Work order:
For the listing below, give the number of lines that hold the string "researcher", without anything else.

++++

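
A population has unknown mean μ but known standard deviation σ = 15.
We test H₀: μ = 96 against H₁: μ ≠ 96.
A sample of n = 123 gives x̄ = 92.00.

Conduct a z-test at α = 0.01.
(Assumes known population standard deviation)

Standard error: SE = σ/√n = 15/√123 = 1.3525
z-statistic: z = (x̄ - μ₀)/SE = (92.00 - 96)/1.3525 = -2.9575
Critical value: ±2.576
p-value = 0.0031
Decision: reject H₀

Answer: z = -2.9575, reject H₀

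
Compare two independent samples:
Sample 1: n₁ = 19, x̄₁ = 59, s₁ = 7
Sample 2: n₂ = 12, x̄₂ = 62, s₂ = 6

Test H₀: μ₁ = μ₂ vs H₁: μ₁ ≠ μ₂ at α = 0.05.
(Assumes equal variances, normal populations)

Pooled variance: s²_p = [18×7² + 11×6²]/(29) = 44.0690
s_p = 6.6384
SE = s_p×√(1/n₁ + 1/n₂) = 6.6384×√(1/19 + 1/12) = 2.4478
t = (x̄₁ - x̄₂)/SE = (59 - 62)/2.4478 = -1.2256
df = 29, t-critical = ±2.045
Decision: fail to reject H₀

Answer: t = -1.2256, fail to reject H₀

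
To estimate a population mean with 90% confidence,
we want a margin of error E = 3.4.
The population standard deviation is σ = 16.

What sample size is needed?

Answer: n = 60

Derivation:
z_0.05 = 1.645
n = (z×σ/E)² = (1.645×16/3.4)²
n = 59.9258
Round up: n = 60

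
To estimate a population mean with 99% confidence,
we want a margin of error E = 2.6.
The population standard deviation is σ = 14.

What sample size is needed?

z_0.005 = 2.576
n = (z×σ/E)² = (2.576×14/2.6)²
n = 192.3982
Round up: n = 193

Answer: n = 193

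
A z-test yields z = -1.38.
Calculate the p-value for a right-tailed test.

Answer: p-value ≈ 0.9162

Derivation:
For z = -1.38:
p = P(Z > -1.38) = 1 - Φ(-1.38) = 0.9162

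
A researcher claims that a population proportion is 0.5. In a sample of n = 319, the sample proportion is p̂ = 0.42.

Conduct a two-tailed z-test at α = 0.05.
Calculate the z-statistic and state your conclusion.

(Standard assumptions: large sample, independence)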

++++

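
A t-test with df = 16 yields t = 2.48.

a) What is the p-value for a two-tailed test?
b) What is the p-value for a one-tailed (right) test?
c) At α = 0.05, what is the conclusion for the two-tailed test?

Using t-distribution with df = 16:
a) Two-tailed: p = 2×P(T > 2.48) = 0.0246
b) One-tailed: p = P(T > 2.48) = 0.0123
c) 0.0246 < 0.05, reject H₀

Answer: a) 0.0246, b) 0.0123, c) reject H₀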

++++

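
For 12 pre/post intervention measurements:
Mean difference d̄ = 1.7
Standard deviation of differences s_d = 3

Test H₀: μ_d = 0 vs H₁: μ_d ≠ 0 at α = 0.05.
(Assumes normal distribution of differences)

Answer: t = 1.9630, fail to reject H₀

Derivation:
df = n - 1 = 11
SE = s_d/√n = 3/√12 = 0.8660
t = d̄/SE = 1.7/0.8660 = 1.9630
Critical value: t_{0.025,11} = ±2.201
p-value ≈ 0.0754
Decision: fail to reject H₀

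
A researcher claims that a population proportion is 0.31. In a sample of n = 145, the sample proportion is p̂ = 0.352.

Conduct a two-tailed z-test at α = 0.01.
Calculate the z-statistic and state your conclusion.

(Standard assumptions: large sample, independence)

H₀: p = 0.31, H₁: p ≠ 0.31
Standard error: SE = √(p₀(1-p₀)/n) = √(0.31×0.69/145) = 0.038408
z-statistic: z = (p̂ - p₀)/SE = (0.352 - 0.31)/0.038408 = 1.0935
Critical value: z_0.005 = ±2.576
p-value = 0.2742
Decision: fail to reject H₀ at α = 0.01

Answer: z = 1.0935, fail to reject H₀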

++++

Response area:
2